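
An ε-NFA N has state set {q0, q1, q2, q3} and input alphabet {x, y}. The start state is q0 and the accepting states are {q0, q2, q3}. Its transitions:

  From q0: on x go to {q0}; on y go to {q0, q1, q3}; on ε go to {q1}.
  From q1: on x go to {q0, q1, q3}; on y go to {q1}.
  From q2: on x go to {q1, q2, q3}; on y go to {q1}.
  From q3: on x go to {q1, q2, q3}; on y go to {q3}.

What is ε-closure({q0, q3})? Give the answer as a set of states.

{q0, q1, q3}

Begin with {q0, q3}.
q0 →ε {q1}; add q1.
ε-closure = {q0, q1, q3}.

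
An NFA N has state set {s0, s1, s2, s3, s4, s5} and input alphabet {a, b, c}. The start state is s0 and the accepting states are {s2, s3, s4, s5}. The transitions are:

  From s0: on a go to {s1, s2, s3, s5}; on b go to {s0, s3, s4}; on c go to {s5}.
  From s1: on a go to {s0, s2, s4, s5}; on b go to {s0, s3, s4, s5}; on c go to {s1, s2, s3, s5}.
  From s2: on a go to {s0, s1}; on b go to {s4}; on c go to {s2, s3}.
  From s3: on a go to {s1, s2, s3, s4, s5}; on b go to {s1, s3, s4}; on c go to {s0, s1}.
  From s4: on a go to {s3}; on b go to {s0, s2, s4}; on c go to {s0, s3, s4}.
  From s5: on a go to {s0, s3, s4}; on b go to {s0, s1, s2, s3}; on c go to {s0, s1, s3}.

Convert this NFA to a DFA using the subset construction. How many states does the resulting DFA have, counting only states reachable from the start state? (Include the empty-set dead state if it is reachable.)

11

Start state of the DFA: {s0}.
{s0} --a--> {s1, s2, s3, s5}  [new]
{s0} --b--> {s0, s3, s4}  [new]
{s0} --c--> {s5}  [new]
{s1, s2, s3, s5} --a--> {s0, s1, s2, s3, s4, s5}  [new]
{s1, s2, s3, s5} --b--> {s0, s1, s2, s3, s4, s5}  [seen]
{s1, s2, s3, s5} --c--> {s0, s1, s2, s3, s5}  [new]
{s0, s3, s4} --a--> {s1, s2, s3, s4, s5}  [new]
{s0, s3, s4} --b--> {s0, s1, s2, s3, s4}  [new]
{s0, s3, s4} --c--> {s0, s1, s3, s4, s5}  [new]
{s5} --a--> {s0, s3, s4}  [seen]
{s5} --b--> {s0, s1, s2, s3}  [new]
{s5} --c--> {s0, s1, s3}  [new]
{s0, s1, s2, s3, s4, s5} --a--> {s0, s1, s2, s3, s4, s5}  [seen]
{s0, s1, s2, s3, s4, s5} --b--> {s0, s1, s2, s3, s4, s5}  [seen]
{s0, s1, s2, s3, s4, s5} --c--> {s0, s1, s2, s3, s4, s5}  [seen]
{s0, s1, s2, s3, s5} --a--> {s0, s1, s2, s3, s4, s5}  [seen]
{s0, s1, s2, s3, s5} --b--> {s0, s1, s2, s3, s4, s5}  [seen]
{s0, s1, s2, s3, s5} --c--> {s0, s1, s2, s3, s5}  [seen]
{s1, s2, s3, s4, s5} --a--> {s0, s1, s2, s3, s4, s5}  [seen]
{s1, s2, s3, s4, s5} --b--> {s0, s1, s2, s3, s4, s5}  [seen]
{s1, s2, s3, s4, s5} --c--> {s0, s1, s2, s3, s4, s5}  [seen]
{s0, s1, s2, s3, s4} --a--> {s0, s1, s2, s3, s4, s5}  [seen]
{s0, s1, s2, s3, s4} --b--> {s0, s1, s2, s3, s4, s5}  [seen]
{s0, s1, s2, s3, s4} --c--> {s0, s1, s2, s3, s4, s5}  [seen]
{s0, s1, s3, s4, s5} --a--> {s0, s1, s2, s3, s4, s5}  [seen]
{s0, s1, s3, s4, s5} --b--> {s0, s1, s2, s3, s4, s5}  [seen]
{s0, s1, s3, s4, s5} --c--> {s0, s1, s2, s3, s4, s5}  [seen]
{s0, s1, s2, s3} --a--> {s0, s1, s2, s3, s4, s5}  [seen]
{s0, s1, s2, s3} --b--> {s0, s1, s3, s4, s5}  [seen]
{s0, s1, s2, s3} --c--> {s0, s1, s2, s3, s5}  [seen]
{s0, s1, s3} --a--> {s0, s1, s2, s3, s4, s5}  [seen]
{s0, s1, s3} --b--> {s0, s1, s3, s4, s5}  [seen]
{s0, s1, s3} --c--> {s0, s1, s2, s3, s5}  [seen]
Reachable DFA states: {s0}, {s1, s2, s3, s5}, {s0, s3, s4}, {s5}, {s0, s1, s2, s3, s4, s5}, {s0, s1, s2, s3, s5}, {s1, s2, s3, s4, s5}, {s0, s1, s2, s3, s4}, {s0, s1, s3, s4, s5}, {s0, s1, s2, s3}, {s0, s1, s3}.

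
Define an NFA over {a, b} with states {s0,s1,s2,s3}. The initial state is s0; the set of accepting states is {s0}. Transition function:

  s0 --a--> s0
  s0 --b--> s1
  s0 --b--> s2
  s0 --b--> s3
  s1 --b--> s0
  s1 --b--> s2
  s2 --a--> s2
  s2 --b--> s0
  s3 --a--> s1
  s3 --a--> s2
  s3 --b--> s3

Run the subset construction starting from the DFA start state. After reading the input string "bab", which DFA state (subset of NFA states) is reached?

{s0,s2}

Start: {s0}.
δ(s0,b) = {s1,s2,s3}.
Union: {s1,s2,s3}.
After b: {s1,s2,s3}.
δ(s1,a) = ∅; δ(s2,a) = {s2}; δ(s3,a) = {s1,s2}.
Union: {s1,s2}.
After a: {s1,s2}.
δ(s1,b) = {s0,s2}; δ(s2,b) = {s0}.
Union: {s0,s2}.
After b: {s0,s2}.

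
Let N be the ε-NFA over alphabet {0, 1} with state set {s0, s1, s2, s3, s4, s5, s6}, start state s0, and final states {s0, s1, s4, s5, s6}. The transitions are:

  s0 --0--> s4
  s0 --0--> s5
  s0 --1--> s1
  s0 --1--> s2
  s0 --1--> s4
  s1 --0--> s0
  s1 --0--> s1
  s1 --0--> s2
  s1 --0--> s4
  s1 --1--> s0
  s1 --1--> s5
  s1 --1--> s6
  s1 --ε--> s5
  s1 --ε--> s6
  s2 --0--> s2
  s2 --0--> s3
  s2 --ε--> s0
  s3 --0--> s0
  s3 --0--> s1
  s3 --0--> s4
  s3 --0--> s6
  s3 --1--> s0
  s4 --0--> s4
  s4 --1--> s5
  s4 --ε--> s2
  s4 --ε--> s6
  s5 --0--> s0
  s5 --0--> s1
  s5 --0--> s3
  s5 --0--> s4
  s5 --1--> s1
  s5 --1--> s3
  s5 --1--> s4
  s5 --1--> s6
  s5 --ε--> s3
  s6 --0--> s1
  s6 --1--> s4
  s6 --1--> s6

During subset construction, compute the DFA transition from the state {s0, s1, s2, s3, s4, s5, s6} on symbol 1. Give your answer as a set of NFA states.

{s0, s1, s2, s3, s4, s5, s6}

δ(s0,1) = {s1, s2, s4}; δ(s1,1) = {s0, s5, s6}; δ(s2,1) = ∅; δ(s3,1) = {s0}; δ(s4,1) = {s5}; δ(s5,1) = {s1, s3, s4, s6}; δ(s6,1) = {s4, s6}.
Union: {s0, s1, s2, s3, s4, s5, s6}.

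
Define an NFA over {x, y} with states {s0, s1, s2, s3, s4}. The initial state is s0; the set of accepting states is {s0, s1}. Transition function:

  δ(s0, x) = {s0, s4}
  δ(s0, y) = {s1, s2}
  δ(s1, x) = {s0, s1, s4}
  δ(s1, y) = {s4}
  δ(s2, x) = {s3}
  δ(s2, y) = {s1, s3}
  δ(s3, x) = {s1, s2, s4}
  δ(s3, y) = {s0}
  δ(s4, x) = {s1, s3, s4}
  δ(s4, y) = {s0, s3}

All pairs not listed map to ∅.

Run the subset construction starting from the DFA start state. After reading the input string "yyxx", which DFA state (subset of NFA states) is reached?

Start: {s0}.
δ(s0,y) = {s1, s2}.
Union: {s1, s2}.
After y: {s1, s2}.
δ(s1,y) = {s4}; δ(s2,y) = {s1, s3}.
Union: {s1, s3, s4}.
After y: {s1, s3, s4}.
δ(s1,x) = {s0, s1, s4}; δ(s3,x) = {s1, s2, s4}; δ(s4,x) = {s1, s3, s4}.
Union: {s0, s1, s2, s3, s4}.
After x: {s0, s1, s2, s3, s4}.
δ(s0,x) = {s0, s4}; δ(s1,x) = {s0, s1, s4}; δ(s2,x) = {s3}; δ(s3,x) = {s1, s2, s4}; δ(s4,x) = {s1, s3, s4}.
Union: {s0, s1, s2, s3, s4}.
After x: {s0, s1, s2, s3, s4}.

{s0, s1, s2, s3, s4}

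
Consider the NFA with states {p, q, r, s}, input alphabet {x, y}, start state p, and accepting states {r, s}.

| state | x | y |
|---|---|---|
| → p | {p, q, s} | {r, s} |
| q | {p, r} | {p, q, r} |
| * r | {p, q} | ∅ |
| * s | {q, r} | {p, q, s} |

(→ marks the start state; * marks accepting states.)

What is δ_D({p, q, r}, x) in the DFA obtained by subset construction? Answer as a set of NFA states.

{p, q, r, s}

δ(p,x) = {p, q, s}; δ(q,x) = {p, r}; δ(r,x) = {p, q}.
Union: {p, q, r, s}.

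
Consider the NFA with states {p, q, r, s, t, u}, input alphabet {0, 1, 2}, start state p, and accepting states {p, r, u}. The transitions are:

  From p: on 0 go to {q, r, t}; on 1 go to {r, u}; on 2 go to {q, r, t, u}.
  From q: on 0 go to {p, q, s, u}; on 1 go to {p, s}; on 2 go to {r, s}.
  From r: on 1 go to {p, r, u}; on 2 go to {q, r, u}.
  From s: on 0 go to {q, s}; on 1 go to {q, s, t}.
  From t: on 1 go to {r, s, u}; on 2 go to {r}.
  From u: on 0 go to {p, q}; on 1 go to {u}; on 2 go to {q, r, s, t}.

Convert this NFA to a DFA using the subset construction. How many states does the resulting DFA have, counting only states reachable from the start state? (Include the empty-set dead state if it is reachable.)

Start state of the DFA: {p}.
{p} --0--> {q, r, t}  [new]
{p} --1--> {r, u}  [new]
{p} --2--> {q, r, t, u}  [new]
{q, r, t} --0--> {p, q, s, u}  [new]
{q, r, t} --1--> {p, r, s, u}  [new]
{q, r, t} --2--> {q, r, s, u}  [new]
{r, u} --0--> {p, q}  [new]
{r, u} --1--> {p, r, u}  [new]
{r, u} --2--> {q, r, s, t, u}  [new]
{q, r, t, u} --0--> {p, q, s, u}  [seen]
{q, r, t, u} --1--> {p, r, s, u}  [seen]
{q, r, t, u} --2--> {q, r, s, t, u}  [seen]
{p, q, s, u} --0--> {p, q, r, s, t, u}  [new]
{p, q, s, u} --1--> {p, q, r, s, t, u}  [seen]
{p, q, s, u} --2--> {q, r, s, t, u}  [seen]
{p, r, s, u} --0--> {p, q, r, s, t}  [new]
{p, r, s, u} --1--> {p, q, r, s, t, u}  [seen]
{p, r, s, u} --2--> {q, r, s, t, u}  [seen]
{q, r, s, u} --0--> {p, q, s, u}  [seen]
{q, r, s, u} --1--> {p, q, r, s, t, u}  [seen]
{q, r, s, u} --2--> {q, r, s, t, u}  [seen]
{p, q} --0--> {p, q, r, s, t, u}  [seen]
{p, q} --1--> {p, r, s, u}  [seen]
{p, q} --2--> {q, r, s, t, u}  [seen]
{p, r, u} --0--> {p, q, r, t}  [new]
{p, r, u} --1--> {p, r, u}  [seen]
{p, r, u} --2--> {q, r, s, t, u}  [seen]
{q, r, s, t, u} --0--> {p, q, s, u}  [seen]
{q, r, s, t, u} --1--> {p, q, r, s, t, u}  [seen]
{q, r, s, t, u} --2--> {q, r, s, t, u}  [seen]
{p, q, r, s, t, u} --0--> {p, q, r, s, t, u}  [seen]
{p, q, r, s, t, u} --1--> {p, q, r, s, t, u}  [seen]
{p, q, r, s, t, u} --2--> {q, r, s, t, u}  [seen]
{p, q, r, s, t} --0--> {p, q, r, s, t, u}  [seen]
{p, q, r, s, t} --1--> {p, q, r, s, t, u}  [seen]
{p, q, r, s, t} --2--> {q, r, s, t, u}  [seen]
{p, q, r, t} --0--> {p, q, r, s, t, u}  [seen]
{p, q, r, t} --1--> {p, r, s, u}  [seen]
{p, q, r, t} --2--> {q, r, s, t, u}  [seen]
Reachable DFA states: {p}, {q, r, t}, {r, u}, {q, r, t, u}, {p, q, s, u}, {p, r, s, u}, {q, r, s, u}, {p, q}, {p, r, u}, {q, r, s, t, u}, {p, q, r, s, t, u}, {p, q, r, s, t}, {p, q, r, t}.

13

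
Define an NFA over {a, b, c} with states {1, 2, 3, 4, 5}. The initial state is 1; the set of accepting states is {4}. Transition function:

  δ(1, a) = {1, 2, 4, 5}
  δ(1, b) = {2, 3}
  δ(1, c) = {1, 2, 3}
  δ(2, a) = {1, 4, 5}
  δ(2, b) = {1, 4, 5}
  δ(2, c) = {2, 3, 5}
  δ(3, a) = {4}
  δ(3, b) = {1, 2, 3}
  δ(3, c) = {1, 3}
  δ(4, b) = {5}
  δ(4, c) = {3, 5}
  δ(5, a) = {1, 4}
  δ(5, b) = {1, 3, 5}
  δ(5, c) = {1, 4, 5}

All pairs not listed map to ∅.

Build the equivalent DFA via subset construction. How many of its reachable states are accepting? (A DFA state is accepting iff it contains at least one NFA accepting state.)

3

Start state of the DFA: {1}.
{1} --a--> {1, 2, 4, 5}  [new]
{1} --b--> {2, 3}  [new]
{1} --c--> {1, 2, 3}  [new]
{1, 2, 4, 5} --a--> {1, 2, 4, 5}  [seen]
{1, 2, 4, 5} --b--> {1, 2, 3, 4, 5}  [new]
{1, 2, 4, 5} --c--> {1, 2, 3, 4, 5}  [seen]
{2, 3} --a--> {1, 4, 5}  [new]
{2, 3} --b--> {1, 2, 3, 4, 5}  [seen]
{2, 3} --c--> {1, 2, 3, 5}  [new]
{1, 2, 3} --a--> {1, 2, 4, 5}  [seen]
{1, 2, 3} --b--> {1, 2, 3, 4, 5}  [seen]
{1, 2, 3} --c--> {1, 2, 3, 5}  [seen]
{1, 2, 3, 4, 5} --a--> {1, 2, 4, 5}  [seen]
{1, 2, 3, 4, 5} --b--> {1, 2, 3, 4, 5}  [seen]
{1, 2, 3, 4, 5} --c--> {1, 2, 3, 4, 5}  [seen]
{1, 4, 5} --a--> {1, 2, 4, 5}  [seen]
{1, 4, 5} --b--> {1, 2, 3, 5}  [seen]
{1, 4, 5} --c--> {1, 2, 3, 4, 5}  [seen]
{1, 2, 3, 5} --a--> {1, 2, 4, 5}  [seen]
{1, 2, 3, 5} --b--> {1, 2, 3, 4, 5}  [seen]
{1, 2, 3, 5} --c--> {1, 2, 3, 4, 5}  [seen]
Reachable DFA states: {1}, {1, 2, 4, 5}, {2, 3}, {1, 2, 3}, {1, 2, 3, 4, 5}, {1, 4, 5}, {1, 2, 3, 5}.
Accepting DFA states (contain an NFA accepting state): {1, 2, 4, 5}, {1, 2, 3, 4, 5}, {1, 4, 5}.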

Task requirements — Please count the lines of the entries above that include "initial" and give only the total.

Exercise response — 3